EXERCISE INSTRUCTIONS - Down to the final line, print each entry exactly.

DATA PROVIDED -
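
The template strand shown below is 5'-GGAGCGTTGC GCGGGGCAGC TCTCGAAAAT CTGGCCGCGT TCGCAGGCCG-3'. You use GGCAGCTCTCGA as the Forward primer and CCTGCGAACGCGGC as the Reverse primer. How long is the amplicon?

33 bp

Forward primer GGCAGCTCTCGA is found on the top strand at positions 15–26.
The reverse primer's reverse complement is GCCGCGTTCGCAGG, which matches the template at positions 34–47.
Product length = (reverse-primer end) − (forward-primer start) + 1 = 47 − 15 + 1 = 33 bp.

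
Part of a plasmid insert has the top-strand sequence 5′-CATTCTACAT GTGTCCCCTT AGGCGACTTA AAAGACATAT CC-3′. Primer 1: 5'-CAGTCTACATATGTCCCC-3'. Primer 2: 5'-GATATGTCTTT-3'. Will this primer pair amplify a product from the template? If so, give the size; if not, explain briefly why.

Primer 1 (CAGTCTACATATGTCCCC) does not match the top strand, and its reverse complement GGGGACATATGTAGACTG does not match either.
With no annealing site for primer 1, no amplification occurs.

No product — primer 1 has no binding site in the template.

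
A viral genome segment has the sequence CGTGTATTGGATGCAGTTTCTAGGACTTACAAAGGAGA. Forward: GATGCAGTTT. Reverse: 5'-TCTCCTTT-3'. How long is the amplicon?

The forward primer matches the template at positions 10–19.
Taking the reverse complement of TCTCCTTT gives AAAGGAGA, found at positions 31–38 on the template; the primer anneals here to the top strand with its 3' end pointing upstream.
Product length = (reverse-primer end) − (forward-primer start) + 1 = 38 − 10 + 1 = 29 bp.

29 bp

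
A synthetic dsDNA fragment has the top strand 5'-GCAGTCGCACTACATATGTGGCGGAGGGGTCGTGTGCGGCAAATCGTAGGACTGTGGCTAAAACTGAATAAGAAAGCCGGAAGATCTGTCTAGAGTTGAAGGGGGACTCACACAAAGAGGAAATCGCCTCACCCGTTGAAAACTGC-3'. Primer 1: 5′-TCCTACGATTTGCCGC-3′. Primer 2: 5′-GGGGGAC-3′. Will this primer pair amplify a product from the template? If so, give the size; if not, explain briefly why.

Primer 1 (TCCTACGATTTGCCGC) has reverse complement GCGGCAAATCGTAGGA, which matches the top strand at positions 36–51; primer 1 anneals to the top strand there with its 3' end pointing upstream toward position 36.
Primer 2 (GGGGGAC) matches the top strand directly at positions 101–107; it anneals to the bottom strand with its 3' end pointing downstream toward position 107.
The 3' ends diverge (primer 1 extends toward position 1, primer 2 toward position 146), so the primers never converge on a shared product.

No product — the primers' 3' ends point away from each other.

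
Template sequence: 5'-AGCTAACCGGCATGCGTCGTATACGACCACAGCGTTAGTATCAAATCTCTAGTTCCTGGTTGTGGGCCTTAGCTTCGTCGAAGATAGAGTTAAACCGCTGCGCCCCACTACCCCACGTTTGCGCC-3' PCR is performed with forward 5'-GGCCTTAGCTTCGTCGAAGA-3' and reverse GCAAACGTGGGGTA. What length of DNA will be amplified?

58 bp

Forward primer GGCCTTAGCTTCGTCGAAGA is found on the top strand at positions 65–84.
Taking the reverse complement of GCAAACGTGGGGTA gives TACCCCACGTTTGC, found at positions 109–122 on the template; the primer anneals here to the top strand with its 3' end pointing upstream.
Product length = (reverse-primer end) − (forward-primer start) + 1 = 122 − 65 + 1 = 58 bp.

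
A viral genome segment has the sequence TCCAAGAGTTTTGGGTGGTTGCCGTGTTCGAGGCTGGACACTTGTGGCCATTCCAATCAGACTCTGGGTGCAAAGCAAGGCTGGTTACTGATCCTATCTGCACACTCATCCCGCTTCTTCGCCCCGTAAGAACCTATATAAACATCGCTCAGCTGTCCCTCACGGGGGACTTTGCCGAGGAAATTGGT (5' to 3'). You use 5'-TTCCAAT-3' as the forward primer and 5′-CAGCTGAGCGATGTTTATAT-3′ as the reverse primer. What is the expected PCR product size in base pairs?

105 bp

Scanning the template, TTCCAAT occurs at positions 51–57; this primer anneals to the bottom strand there with its 3' end pointing downstream.
Taking the reverse complement of CAGCTGAGCGATGTTTATAT gives ATATAAACATCGCTCAGCTG, found at positions 136–155 on the template; the primer anneals here to the top strand with its 3' end pointing upstream.
The product runs from position 51 to position 155, so its length is 155 − 51 + 1 = 105 bp.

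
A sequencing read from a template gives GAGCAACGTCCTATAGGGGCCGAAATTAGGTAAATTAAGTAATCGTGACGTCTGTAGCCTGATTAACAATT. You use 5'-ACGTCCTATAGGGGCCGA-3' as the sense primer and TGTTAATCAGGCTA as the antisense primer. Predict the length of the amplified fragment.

63 bp

The forward primer matches the template at positions 6–23.
The reverse primer's reverse complement is TAGCCTGATTAACA, which matches the template at positions 55–68.
Amplicon spans positions 6–68: 63 bp.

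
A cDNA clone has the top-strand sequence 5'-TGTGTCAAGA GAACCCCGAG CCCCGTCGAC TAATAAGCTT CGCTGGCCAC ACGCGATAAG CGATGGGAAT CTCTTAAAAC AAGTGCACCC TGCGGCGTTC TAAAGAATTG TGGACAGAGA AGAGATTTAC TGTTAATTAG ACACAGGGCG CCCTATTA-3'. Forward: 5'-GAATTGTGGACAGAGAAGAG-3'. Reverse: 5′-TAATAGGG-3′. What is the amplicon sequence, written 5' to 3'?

5'-GAATTGTGGACAGAGAAGAGATTTACTGTTAATTAGACACAGGGCGCCCTATTA-3'

The forward primer matches the template at positions 105–124.
Reverse complement of the reverse primer: CCCTATTA. This occurs on the top strand at positions 151–158.
The product is the template from position 105 through 158 (54 bp).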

SOLVED EXERCISE -
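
The template strand shown below is 5'-GGAGCGTTGC GCGGGGCAGC TCTCGAAAAT CTGGCCGCGT TCGCAGGCCG-3'. You use GGCAGCTCTCGA as the Forward primer and CCTGCGAACGCGGC as the Reverse primer. How long is the amplicon?

33 bp

Forward primer GGCAGCTCTCGA is found on the top strand at positions 15–26.
The reverse primer's reverse complement is GCCGCGTTCGCAGG, which matches the template at positions 34–47.
Product length = (reverse-primer end) − (forward-primer start) + 1 = 47 − 15 + 1 = 33 bp.

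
Part of a plasmid insert has the top-strand sequence 5′-CATTCTACAT GTGTCCCCTT AGGCGACTTA AAAGACATAT CC-3′. Primer 1: 5'-CAGTCTACATATGTCCCC-3'. Primer 2: 5'-GATATGTCTTT-3'. Will this primer pair amplify a product from the template? If so, give the size; if not, explain briefly why.

Primer 1 (CAGTCTACATATGTCCCC) does not match the top strand, and its reverse complement GGGGACATATGTAGACTG does not match either.
With no annealing site for primer 1, no amplification occurs.

No product — primer 1 has no binding site in the template.

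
A viral genome segment has the sequence CGTGTATTGGATGCAGTTTCTAGGACTTACAAAGGAGA. Forward: GATGCAGTTT. Reverse: 5'-TCTCCTTT-3'. How long is the amplicon?

The forward primer matches the template at positions 10–19.
Taking the reverse complement of TCTCCTTT gives AAAGGAGA, found at positions 31–38 on the template; the primer anneals here to the top strand with its 3' end pointing upstream.
Product length = (reverse-primer end) − (forward-primer start) + 1 = 38 − 10 + 1 = 29 bp.

29 bp

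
A synthetic dsDNA fragment has the top strand 5'-GCAGTCGCACTACATATGTGGCGGAGGGGTCGTGTGCGGCAAATCGTAGGACTGTGGCTAAAACTGAATAAGAAAGCCGGAAGATCTGTCTAGAGTTGAAGGGGGACTCACACAAAGAGGAAATCGCCTCACCCGTTGAAAACTGC-3'. Primer 1: 5′-TCCTACGATTTGCCGC-3′. Primer 2: 5′-GGGGGAC-3′. Will this primer pair amplify a product from the template? If so, give the size; if not, explain briefly why.

Primer 1 (TCCTACGATTTGCCGC) has reverse complement GCGGCAAATCGTAGGA, which matches the top strand at positions 36–51; primer 1 anneals to the top strand there with its 3' end pointing upstream toward position 36.
Primer 2 (GGGGGAC) matches the top strand directly at positions 101–107; it anneals to the bottom strand with its 3' end pointing downstream toward position 107.
The 3' ends diverge (primer 1 extends toward position 1, primer 2 toward position 146), so the primers never converge on a shared product.

No product — the primers' 3' ends point away from each other.

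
Template sequence: 5'-AGCTAACCGGCATGCGTCGTATACGACCACAGCGTTAGTATCAAATCTCTAGTTCCTGGTTGTGGGCCTTAGCTTCGTCGAAGATAGAGTTAAACCGCTGCGCCCCACTACCCCACGTTTGCGCC-3' PCR is performed with forward 5'-GGCCTTAGCTTCGTCGAAGA-3' and reverse GCAAACGTGGGGTA. What length of DNA will be amplified?

58 bp

Forward primer GGCCTTAGCTTCGTCGAAGA is found on the top strand at positions 65–84.
Taking the reverse complement of GCAAACGTGGGGTA gives TACCCCACGTTTGC, found at positions 109–122 on the template; the primer anneals here to the top strand with its 3' end pointing upstream.
Product length = (reverse-primer end) − (forward-primer start) + 1 = 122 − 65 + 1 = 58 bp.

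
A viral genome segment has the sequence TCCAAGAGTTTTGGGTGGTTGCCGTGTTCGAGGCTGGACACTTGTGGCCATTCCAATCAGACTCTGGGTGCAAAGCAAGGCTGGTTACTGATCCTATCTGCACACTCATCCCGCTTCTTCGCCCCGTAAGAACCTATATAAACATCGCTCAGCTGTCCCTCACGGGGGACTTTGCCGAGGAAATTGGT (5' to 3'). You use 5'-TTCCAAT-3' as the forward primer and 5′-CAGCTGAGCGATGTTTATAT-3′ as the reverse primer. What is the expected PCR product size in base pairs?

105 bp

Scanning the template, TTCCAAT occurs at positions 51–57; this primer anneals to the bottom strand there with its 3' end pointing downstream.
Taking the reverse complement of CAGCTGAGCGATGTTTATAT gives ATATAAACATCGCTCAGCTG, found at positions 136–155 on the template; the primer anneals here to the top strand with its 3' end pointing upstream.
The product runs from position 51 to position 155, so its length is 155 − 51 + 1 = 105 bp.

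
A sequencing read from a template gives GAGCAACGTCCTATAGGGGCCGAAATTAGGTAAATTAAGTAATCGTGACGTCTGTAGCCTGATTAACAATT. You use 5'-ACGTCCTATAGGGGCCGA-3' as the sense primer and TGTTAATCAGGCTA as the antisense primer. Predict the length of the amplified fragment.

63 bp

The forward primer matches the template at positions 6–23.
The reverse primer's reverse complement is TAGCCTGATTAACA, which matches the template at positions 55–68.
Amplicon spans positions 6–68: 63 bp.

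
A cDNA clone has the top-strand sequence 5'-TGTGTCAAGA GAACCCCGAG CCCCGTCGAC TAATAAGCTT CGCTGGCCAC ACGCGATAAG CGATGGGAAT CTCTTAAAAC AAGTGCACCC TGCGGCGTTC TAAAGAATTG TGGACAGAGA AGAGATTTAC TGTTAATTAG ACACAGGGCG CCCTATTA-3'. Forward: 5'-GAATTGTGGACAGAGAAGAG-3'. Reverse: 5′-TAATAGGG-3′. What is the amplicon sequence, written 5' to 3'?

5'-GAATTGTGGACAGAGAAGAGATTTACTGTTAATTAGACACAGGGCGCCCTATTA-3'

The forward primer matches the template at positions 105–124.
Reverse complement of the reverse primer: CCCTATTA. This occurs on the top strand at positions 151–158.
The product is the template from position 105 through 158 (54 bp).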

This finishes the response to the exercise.